Segment Start: Information given

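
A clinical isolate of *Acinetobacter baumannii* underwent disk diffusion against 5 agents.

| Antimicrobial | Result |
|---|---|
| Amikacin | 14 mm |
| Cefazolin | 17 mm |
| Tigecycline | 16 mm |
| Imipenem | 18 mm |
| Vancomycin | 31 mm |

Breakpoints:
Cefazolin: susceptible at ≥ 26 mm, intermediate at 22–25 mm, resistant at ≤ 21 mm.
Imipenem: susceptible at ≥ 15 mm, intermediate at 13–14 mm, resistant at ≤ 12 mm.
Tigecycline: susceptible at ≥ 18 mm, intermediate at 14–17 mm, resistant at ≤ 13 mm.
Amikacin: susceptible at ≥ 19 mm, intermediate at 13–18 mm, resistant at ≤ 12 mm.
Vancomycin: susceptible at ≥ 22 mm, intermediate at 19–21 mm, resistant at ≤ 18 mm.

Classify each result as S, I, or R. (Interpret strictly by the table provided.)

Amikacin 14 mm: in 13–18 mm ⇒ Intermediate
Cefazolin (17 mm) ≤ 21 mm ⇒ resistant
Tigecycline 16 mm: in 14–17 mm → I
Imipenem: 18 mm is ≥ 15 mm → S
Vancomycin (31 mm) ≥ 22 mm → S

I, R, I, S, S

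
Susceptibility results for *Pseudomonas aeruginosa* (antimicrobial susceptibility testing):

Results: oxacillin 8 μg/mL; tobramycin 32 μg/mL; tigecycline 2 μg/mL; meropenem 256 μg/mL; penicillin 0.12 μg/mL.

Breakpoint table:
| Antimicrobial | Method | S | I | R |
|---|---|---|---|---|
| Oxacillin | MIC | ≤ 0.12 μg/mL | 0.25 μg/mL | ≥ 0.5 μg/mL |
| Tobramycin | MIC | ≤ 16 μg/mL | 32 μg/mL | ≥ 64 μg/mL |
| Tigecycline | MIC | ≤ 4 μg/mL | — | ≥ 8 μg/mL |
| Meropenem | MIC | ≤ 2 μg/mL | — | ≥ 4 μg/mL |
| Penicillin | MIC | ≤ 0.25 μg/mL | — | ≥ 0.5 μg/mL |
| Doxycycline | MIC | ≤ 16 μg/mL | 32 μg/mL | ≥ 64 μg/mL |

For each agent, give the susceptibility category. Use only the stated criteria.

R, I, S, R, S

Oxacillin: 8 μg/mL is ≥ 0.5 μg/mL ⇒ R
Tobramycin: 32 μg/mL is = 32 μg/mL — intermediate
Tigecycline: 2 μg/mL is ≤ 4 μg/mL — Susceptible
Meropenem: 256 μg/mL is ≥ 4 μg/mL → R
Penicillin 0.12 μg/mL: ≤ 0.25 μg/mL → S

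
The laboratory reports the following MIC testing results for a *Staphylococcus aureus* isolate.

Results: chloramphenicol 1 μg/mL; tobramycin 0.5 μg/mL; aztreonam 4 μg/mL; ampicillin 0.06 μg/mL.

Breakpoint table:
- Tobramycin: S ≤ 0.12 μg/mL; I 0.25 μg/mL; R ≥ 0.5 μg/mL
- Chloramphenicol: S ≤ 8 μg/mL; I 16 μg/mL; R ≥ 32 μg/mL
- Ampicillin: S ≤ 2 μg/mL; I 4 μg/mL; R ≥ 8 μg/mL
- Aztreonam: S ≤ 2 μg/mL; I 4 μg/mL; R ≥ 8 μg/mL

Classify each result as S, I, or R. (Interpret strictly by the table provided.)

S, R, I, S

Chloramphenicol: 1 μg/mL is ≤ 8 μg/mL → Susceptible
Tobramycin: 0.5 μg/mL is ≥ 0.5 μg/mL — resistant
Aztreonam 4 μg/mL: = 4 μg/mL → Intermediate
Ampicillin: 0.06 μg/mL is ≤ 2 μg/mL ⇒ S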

Segment End: Information given
Segment Start: Information given

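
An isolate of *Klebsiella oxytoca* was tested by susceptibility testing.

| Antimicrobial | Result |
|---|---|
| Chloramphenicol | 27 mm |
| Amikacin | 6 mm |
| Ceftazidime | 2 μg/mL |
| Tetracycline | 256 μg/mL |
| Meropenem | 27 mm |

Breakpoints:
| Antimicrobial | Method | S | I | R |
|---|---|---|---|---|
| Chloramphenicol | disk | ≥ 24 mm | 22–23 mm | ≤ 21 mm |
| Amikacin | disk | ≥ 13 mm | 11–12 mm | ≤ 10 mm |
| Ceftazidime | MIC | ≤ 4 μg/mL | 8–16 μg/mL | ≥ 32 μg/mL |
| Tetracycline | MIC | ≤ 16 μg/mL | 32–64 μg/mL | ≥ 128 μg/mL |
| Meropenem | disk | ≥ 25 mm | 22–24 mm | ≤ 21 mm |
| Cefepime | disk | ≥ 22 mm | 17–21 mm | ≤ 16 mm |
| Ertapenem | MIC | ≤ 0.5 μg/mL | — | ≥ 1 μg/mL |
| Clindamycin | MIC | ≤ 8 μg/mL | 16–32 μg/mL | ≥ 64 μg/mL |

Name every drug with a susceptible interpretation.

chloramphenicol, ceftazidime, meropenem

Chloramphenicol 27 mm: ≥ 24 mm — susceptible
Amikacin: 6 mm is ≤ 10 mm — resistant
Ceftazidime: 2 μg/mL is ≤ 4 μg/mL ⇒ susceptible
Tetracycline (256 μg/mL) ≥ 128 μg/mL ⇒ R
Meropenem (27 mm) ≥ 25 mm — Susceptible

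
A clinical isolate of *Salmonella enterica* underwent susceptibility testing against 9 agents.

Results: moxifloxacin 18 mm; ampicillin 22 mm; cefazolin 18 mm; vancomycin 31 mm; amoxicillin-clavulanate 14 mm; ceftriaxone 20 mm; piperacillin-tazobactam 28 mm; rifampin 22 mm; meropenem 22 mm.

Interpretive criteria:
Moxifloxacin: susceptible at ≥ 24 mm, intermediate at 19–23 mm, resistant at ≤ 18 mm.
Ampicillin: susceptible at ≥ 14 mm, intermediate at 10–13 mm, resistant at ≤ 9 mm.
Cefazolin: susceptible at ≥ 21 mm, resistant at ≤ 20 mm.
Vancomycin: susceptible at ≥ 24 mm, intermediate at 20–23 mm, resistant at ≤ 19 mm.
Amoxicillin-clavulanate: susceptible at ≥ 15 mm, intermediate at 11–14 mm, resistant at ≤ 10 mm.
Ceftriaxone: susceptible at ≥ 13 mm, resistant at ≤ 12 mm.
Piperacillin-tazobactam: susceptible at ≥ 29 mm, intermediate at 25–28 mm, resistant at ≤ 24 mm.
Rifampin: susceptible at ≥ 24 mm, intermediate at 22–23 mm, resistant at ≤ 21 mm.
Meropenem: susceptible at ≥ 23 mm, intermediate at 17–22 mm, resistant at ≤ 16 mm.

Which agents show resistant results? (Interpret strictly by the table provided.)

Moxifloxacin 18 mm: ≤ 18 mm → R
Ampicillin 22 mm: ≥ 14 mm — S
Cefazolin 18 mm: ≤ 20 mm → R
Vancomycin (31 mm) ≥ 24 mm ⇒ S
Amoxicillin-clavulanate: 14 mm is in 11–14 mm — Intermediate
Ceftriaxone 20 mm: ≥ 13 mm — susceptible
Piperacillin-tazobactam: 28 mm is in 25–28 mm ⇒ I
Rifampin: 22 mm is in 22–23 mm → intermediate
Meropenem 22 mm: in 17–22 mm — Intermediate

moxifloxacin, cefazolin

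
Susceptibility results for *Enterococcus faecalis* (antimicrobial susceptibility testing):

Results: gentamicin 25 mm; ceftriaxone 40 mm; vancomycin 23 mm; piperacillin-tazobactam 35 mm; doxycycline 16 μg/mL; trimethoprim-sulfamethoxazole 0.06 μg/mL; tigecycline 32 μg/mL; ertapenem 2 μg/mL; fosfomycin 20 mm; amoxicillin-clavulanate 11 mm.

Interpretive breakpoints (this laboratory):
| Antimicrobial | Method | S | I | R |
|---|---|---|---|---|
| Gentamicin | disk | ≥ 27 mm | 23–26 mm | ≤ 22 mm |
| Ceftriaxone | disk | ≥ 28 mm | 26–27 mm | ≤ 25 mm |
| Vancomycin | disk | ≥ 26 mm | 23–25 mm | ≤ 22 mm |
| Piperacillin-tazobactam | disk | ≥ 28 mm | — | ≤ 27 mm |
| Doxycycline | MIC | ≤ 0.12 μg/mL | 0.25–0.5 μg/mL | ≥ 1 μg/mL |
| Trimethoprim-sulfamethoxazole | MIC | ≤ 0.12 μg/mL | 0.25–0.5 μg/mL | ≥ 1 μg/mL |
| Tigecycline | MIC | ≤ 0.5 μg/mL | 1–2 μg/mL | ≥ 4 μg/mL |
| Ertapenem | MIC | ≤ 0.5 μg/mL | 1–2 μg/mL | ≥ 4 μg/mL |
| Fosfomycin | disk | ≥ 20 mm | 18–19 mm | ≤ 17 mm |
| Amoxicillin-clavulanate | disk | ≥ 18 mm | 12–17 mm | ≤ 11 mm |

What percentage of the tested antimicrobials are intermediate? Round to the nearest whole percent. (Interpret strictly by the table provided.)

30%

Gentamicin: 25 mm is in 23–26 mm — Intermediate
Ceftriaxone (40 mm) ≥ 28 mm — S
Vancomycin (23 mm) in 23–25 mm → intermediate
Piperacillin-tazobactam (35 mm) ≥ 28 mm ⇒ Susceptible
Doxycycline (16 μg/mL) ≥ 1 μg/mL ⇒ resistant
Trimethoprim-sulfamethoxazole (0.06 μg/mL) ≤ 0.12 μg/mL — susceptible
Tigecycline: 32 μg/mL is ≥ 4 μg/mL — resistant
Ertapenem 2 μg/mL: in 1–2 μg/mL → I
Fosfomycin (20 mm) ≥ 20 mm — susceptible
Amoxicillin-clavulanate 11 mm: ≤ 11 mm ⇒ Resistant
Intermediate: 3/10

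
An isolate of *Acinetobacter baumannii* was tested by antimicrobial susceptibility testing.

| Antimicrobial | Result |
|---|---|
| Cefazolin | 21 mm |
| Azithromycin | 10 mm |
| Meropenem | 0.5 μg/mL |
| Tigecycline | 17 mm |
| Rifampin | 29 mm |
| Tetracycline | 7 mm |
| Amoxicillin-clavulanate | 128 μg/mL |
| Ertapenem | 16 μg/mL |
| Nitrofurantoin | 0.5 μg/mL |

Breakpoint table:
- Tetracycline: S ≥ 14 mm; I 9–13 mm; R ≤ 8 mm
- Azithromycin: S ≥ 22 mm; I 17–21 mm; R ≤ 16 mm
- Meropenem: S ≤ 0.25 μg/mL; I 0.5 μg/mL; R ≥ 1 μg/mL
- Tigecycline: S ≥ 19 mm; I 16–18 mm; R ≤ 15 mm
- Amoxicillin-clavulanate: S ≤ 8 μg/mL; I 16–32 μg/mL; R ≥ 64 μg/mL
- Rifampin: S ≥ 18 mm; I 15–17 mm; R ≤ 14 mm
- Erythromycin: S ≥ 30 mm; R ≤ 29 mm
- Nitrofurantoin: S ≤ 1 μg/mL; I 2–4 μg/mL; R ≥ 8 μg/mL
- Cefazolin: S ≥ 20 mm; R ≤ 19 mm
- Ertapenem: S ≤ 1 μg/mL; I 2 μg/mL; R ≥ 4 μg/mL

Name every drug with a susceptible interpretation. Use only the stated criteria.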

Segment End: Information given

The problem ▸ Go through the entries and copy every line with "underwent".

Output for this exercise ▸
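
A clinical isolate of *Acinetobacter baumannii* underwent disk diffusion against 5 agents.
A clinical isolate of *Salmonella enterica* underwent susceptibility testing against 9 agents.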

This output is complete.